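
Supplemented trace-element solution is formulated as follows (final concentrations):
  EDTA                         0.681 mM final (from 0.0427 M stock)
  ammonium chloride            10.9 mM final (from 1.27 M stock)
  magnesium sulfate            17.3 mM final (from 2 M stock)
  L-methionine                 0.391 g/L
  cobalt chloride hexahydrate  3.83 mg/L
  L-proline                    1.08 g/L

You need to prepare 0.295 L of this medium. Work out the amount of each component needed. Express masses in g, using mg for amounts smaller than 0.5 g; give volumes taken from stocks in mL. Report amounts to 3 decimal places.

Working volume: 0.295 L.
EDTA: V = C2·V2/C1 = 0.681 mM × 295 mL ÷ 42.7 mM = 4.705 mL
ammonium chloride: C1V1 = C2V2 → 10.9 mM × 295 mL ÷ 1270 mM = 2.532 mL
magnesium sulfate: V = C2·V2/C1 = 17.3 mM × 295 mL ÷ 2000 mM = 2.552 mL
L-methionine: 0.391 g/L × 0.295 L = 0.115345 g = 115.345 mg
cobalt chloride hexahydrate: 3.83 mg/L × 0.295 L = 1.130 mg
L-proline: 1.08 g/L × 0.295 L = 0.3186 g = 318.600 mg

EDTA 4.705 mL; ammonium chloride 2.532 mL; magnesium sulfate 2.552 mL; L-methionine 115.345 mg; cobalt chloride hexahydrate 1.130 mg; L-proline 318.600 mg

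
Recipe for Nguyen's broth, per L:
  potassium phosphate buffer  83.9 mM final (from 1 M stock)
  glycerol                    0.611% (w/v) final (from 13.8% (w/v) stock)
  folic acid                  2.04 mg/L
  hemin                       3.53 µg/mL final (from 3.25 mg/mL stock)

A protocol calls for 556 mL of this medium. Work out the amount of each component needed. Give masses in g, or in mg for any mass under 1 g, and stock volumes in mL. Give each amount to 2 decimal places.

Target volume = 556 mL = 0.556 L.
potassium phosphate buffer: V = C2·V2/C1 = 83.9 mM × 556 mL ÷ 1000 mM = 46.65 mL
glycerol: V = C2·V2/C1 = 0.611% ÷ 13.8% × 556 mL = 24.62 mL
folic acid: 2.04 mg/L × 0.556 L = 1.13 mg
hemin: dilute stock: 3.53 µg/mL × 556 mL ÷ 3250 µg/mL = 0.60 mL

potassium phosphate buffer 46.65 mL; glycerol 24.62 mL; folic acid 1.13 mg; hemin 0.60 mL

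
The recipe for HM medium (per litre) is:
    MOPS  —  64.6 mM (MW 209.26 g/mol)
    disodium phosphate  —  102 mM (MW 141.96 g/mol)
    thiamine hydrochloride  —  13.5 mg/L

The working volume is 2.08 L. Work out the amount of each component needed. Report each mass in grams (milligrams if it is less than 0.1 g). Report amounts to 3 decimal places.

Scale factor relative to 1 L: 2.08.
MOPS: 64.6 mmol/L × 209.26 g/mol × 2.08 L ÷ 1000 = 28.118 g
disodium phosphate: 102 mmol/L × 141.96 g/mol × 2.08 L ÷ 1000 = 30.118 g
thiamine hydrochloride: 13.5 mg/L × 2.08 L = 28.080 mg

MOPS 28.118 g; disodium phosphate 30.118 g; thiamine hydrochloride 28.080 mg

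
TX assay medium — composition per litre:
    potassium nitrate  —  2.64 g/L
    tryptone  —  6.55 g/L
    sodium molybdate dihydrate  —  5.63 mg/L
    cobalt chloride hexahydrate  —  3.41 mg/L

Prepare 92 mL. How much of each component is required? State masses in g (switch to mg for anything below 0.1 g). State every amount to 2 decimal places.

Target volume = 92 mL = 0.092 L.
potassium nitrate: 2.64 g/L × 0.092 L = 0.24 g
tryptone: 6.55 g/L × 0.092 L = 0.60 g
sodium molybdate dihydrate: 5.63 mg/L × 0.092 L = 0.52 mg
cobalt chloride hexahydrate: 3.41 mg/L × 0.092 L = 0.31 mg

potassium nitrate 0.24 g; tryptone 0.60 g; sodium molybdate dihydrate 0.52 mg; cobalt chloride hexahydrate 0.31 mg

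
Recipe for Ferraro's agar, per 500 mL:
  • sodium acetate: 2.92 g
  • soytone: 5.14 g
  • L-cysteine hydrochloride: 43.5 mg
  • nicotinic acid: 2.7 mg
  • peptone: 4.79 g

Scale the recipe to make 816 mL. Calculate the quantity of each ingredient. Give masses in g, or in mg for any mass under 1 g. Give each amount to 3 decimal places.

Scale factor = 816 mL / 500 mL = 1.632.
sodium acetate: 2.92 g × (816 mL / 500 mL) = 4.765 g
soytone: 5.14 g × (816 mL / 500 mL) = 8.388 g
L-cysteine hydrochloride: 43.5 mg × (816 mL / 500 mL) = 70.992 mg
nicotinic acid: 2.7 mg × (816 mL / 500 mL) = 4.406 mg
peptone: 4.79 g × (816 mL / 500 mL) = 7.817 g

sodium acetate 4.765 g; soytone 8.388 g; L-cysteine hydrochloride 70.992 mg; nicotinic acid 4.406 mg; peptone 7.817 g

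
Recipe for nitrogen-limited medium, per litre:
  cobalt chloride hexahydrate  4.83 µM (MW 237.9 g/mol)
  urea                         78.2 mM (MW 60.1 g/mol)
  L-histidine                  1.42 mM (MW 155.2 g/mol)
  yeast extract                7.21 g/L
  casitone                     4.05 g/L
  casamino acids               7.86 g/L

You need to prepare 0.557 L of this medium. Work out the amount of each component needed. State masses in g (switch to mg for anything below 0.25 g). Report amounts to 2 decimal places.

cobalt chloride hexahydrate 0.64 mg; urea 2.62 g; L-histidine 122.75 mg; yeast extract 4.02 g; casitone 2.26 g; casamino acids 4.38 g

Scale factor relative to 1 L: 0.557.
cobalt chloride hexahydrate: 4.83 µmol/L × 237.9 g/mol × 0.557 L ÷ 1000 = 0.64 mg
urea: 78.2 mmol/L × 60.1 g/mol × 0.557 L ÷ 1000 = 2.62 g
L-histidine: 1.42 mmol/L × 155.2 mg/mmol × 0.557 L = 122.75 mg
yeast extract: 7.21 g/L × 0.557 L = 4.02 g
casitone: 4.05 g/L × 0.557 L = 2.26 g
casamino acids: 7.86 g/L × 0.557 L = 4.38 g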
══════════
▶ **TASK**
A verbatim repeat of all the entries above is the required answer.

▶ **SOLVED EXERCISE**
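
Supplemented trace-element solution is formulated as follows (final concentrations):
  EDTA                         0.681 mM final (from 0.0427 M stock)
  ammonium chloride            10.9 mM final (from 1.27 M stock)
  magnesium sulfate            17.3 mM final (from 2 M stock)
  L-methionine                 0.391 g/L
  cobalt chloride hexahydrate  3.83 mg/L
  L-proline                    1.08 g/L

You need to prepare 0.295 L of this medium. Work out the amount of each component needed. Express masses in g, using mg for amounts smaller than 0.5 g; give volumes taken from stocks in mL. Report amounts to 3 decimal places.

Working volume: 0.295 L.
EDTA: V = C2·V2/C1 = 0.681 mM × 295 mL ÷ 42.7 mM = 4.705 mL
ammonium chloride: C1V1 = C2V2 → 10.9 mM × 295 mL ÷ 1270 mM = 2.532 mL
magnesium sulfate: V = C2·V2/C1 = 17.3 mM × 295 mL ÷ 2000 mM = 2.552 mL
L-methionine: 0.391 g/L × 0.295 L = 0.115345 g = 115.345 mg
cobalt chloride hexahydrate: 3.83 mg/L × 0.295 L = 1.130 mg
L-proline: 1.08 g/L × 0.295 L = 0.3186 g = 318.600 mg

EDTA 4.705 mL; ammonium chloride 2.532 mL; magnesium sulfate 2.552 mL; L-methionine 115.345 mg; cobalt chloride hexahydrate 1.130 mg; L-proline 318.600 mg

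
Recipe for Nguyen's broth, per L:
  potassium phosphate buffer  83.9 mM final (from 1 M stock)
  glycerol                    0.611% (w/v) final (from 13.8% (w/v) stock)
  folic acid                  2.04 mg/L
  hemin                       3.53 µg/mL final (from 3.25 mg/mL stock)

A protocol calls for 556 mL of this medium. Work out the amount of each component needed. Give masses in g, or in mg for any mass under 1 g, and stock volumes in mL. Give each amount to 2 decimal places.

Target volume = 556 mL = 0.556 L.
potassium phosphate buffer: V = C2·V2/C1 = 83.9 mM × 556 mL ÷ 1000 mM = 46.65 mL
glycerol: V = C2·V2/C1 = 0.611% ÷ 13.8% × 556 mL = 24.62 mL
folic acid: 2.04 mg/L × 0.556 L = 1.13 mg
hemin: dilute stock: 3.53 µg/mL × 556 mL ÷ 3250 µg/mL = 0.60 mL

potassium phosphate buffer 46.65 mL; glycerol 24.62 mL; folic acid 1.13 mg; hemin 0.60 mL

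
The recipe for HM medium (per litre) is:
    MOPS  —  64.6 mM (MW 209.26 g/mol)
    disodium phosphate  —  102 mM (MW 141.96 g/mol)
    thiamine hydrochloride  —  13.5 mg/L

The working volume is 2.08 L. Work out the amount of each component needed. Report each mass in grams (milligrams if it is less than 0.1 g). Report amounts to 3 decimal places.

Scale factor relative to 1 L: 2.08.
MOPS: 64.6 mmol/L × 209.26 g/mol × 2.08 L ÷ 1000 = 28.118 g
disodium phosphate: 102 mmol/L × 141.96 g/mol × 2.08 L ÷ 1000 = 30.118 g
thiamine hydrochloride: 13.5 mg/L × 2.08 L = 28.080 mg

MOPS 28.118 g; disodium phosphate 30.118 g; thiamine hydrochloride 28.080 mg

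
TX assay medium — composition per litre:
    potassium nitrate  —  2.64 g/L
    tryptone  —  6.55 g/L
    sodium molybdate dihydrate  —  5.63 mg/L
    cobalt chloride hexahydrate  —  3.41 mg/L

Prepare 92 mL. How much of each component is required? State masses in g (switch to mg for anything below 0.1 g). State every amount to 2 decimal places.

Target volume = 92 mL = 0.092 L.
potassium nitrate: 2.64 g/L × 0.092 L = 0.24 g
tryptone: 6.55 g/L × 0.092 L = 0.60 g
sodium molybdate dihydrate: 5.63 mg/L × 0.092 L = 0.52 mg
cobalt chloride hexahydrate: 3.41 mg/L × 0.092 L = 0.31 mg

potassium nitrate 0.24 g; tryptone 0.60 g; sodium molybdate dihydrate 0.52 mg; cobalt chloride hexahydrate 0.31 mg

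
Recipe for Ferraro's agar, per 500 mL:
  • sodium acetate: 2.92 g
  • soytone: 5.14 g
  • L-cysteine hydrochloride: 43.5 mg
  • nicotinic acid: 2.7 mg
  • peptone: 4.79 g

Scale the recipe to make 816 mL. Calculate the quantity of each ingredient. Give masses in g, or in mg for any mass under 1 g. Give each amount to 3 decimal places.

Scale factor = 816 mL / 500 mL = 1.632.
sodium acetate: 2.92 g × (816 mL / 500 mL) = 4.765 g
soytone: 5.14 g × (816 mL / 500 mL) = 8.388 g
L-cysteine hydrochloride: 43.5 mg × (816 mL / 500 mL) = 70.992 mg
nicotinic acid: 2.7 mg × (816 mL / 500 mL) = 4.406 mg
peptone: 4.79 g × (816 mL / 500 mL) = 7.817 g

sodium acetate 4.765 g; soytone 8.388 g; L-cysteine hydrochloride 70.992 mg; nicotinic acid 4.406 mg; peptone 7.817 g

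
Recipe for nitrogen-limited medium, per litre:
  cobalt chloride hexahydrate  4.83 µM (MW 237.9 g/mol)
  urea                         78.2 mM (MW 60.1 g/mol)
  L-histidine                  1.42 mM (MW 155.2 g/mol)
  yeast extract                7.21 g/L
  casitone                     4.05 g/L
  casamino acids               7.86 g/L

You need to prepare 0.557 L of this medium. Work out the amount of each component needed. State masses in g (switch to mg for anything below 0.25 g). Report amounts to 2 decimal places.

cobalt chloride hexahydrate 0.64 mg; urea 2.62 g; L-histidine 122.75 mg; yeast extract 4.02 g; casitone 2.26 g; casamino acids 4.38 g

Scale factor relative to 1 L: 0.557.
cobalt chloride hexahydrate: 4.83 µmol/L × 237.9 g/mol × 0.557 L ÷ 1000 = 0.64 mg
urea: 78.2 mmol/L × 60.1 g/mol × 0.557 L ÷ 1000 = 2.62 g
L-histidine: 1.42 mmol/L × 155.2 mg/mmol × 0.557 L = 122.75 mg
yeast extract: 7.21 g/L × 0.557 L = 4.02 g
casitone: 4.05 g/L × 0.557 L = 2.26 g
casamino acids: 7.86 g/L × 0.557 L = 4.38 g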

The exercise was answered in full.